• _Input data_:
---

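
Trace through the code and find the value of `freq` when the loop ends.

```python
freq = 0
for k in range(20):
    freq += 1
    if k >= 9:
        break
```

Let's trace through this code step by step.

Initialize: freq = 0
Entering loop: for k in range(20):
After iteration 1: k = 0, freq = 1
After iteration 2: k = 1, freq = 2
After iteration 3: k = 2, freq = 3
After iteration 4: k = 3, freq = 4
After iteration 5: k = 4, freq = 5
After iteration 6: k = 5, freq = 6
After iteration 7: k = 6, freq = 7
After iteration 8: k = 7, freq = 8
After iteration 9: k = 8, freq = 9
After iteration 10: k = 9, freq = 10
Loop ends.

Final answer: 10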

---

• _Task description_: Your reply must contain each entry, reproduced exactly.

• _Exercise output_:
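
Trace through the code and find the value of `freq` when the loop ends.

```python
freq = 0
for k in range(20):
    freq += 1
    if k >= 9:
        break
```

Let's trace through this code step by step.

Initialize: freq = 0
Entering loop: for k in range(20):
After iteration 1: k = 0, freq = 1
After iteration 2: k = 1, freq = 2
After iteration 3: k = 2, freq = 3
After iteration 4: k = 3, freq = 4
After iteration 5: k = 4, freq = 5
After iteration 6: k = 5, freq = 6
After iteration 7: k = 6, freq = 7
After iteration 8: k = 7, freq = 8
After iteration 9: k = 8, freq = 9
After iteration 10: k = 9, freq = 10
Loop ends.

Final answer: 10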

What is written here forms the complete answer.